> [YOUR ASSIGNMENT]: Copy out each line of the material below with no changes.
++++++++
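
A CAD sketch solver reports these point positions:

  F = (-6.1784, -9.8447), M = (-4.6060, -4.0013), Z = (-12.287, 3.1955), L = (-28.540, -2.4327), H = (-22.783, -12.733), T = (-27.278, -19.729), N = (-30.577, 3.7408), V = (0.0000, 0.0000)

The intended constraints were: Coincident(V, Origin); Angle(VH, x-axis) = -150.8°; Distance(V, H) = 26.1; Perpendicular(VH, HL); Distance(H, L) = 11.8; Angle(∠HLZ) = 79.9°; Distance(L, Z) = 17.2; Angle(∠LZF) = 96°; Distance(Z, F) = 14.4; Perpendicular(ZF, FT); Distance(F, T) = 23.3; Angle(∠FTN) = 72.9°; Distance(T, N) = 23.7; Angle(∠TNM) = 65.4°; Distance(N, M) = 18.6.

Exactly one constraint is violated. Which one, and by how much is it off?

Distance(N, M) = 18.6 — off by 8.50.

V = (0.00, 0.00) ✓; VH at -150.8° ✓; |VH| = 26.10 ✓; ∠(VH, HL) = 90.00° ✓; |HL| = 11.80 ✓; ∠HLZ = 79.90° ✓; |LZ| = 17.20 ✓; ∠LZF = 96.00° ✓; |ZF| = 14.40 ✓; ∠(ZF, FT) = 90.00° ✓; |FT| = 23.30 ✓; ∠FTN = 72.90° ✓; |TN| = 23.70 ✓; ∠TNM = 65.40° ✓; |NM| = 27.10 ✗.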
++++++++
> [ANSWER TO THE PROBLEM]:
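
A CAD sketch solver reports these point positions:

  F = (-6.1784, -9.8447), M = (-4.6060, -4.0013), Z = (-12.287, 3.1955), L = (-28.540, -2.4327), H = (-22.783, -12.733), T = (-27.278, -19.729), N = (-30.577, 3.7408), V = (0.0000, 0.0000)

The intended constraints were: Coincident(V, Origin); Angle(VH, x-axis) = -150.8°; Distance(V, H) = 26.1; Perpendicular(VH, HL); Distance(H, L) = 11.8; Angle(∠HLZ) = 79.9°; Distance(L, Z) = 17.2; Angle(∠LZF) = 96°; Distance(Z, F) = 14.4; Perpendicular(ZF, FT); Distance(F, T) = 23.3; Angle(∠FTN) = 72.9°; Distance(T, N) = 23.7; Angle(∠TNM) = 65.4°; Distance(N, M) = 18.6.

Exactly one constraint is violated. Which one, and by how much is it off?

Distance(N, M) = 18.6 — off by 8.50.

V = (0.00, 0.00) ✓; VH at -150.8° ✓; |VH| = 26.10 ✓; ∠(VH, HL) = 90.00° ✓; |HL| = 11.80 ✓; ∠HLZ = 79.90° ✓; |LZ| = 17.20 ✓; ∠LZF = 96.00° ✓; |ZF| = 14.40 ✓; ∠(ZF, FT) = 90.00° ✓; |FT| = 23.30 ✓; ∠FTN = 72.90° ✓; |TN| = 23.70 ✓; ∠TNM = 65.40° ✓; |NM| = 27.10 ✗.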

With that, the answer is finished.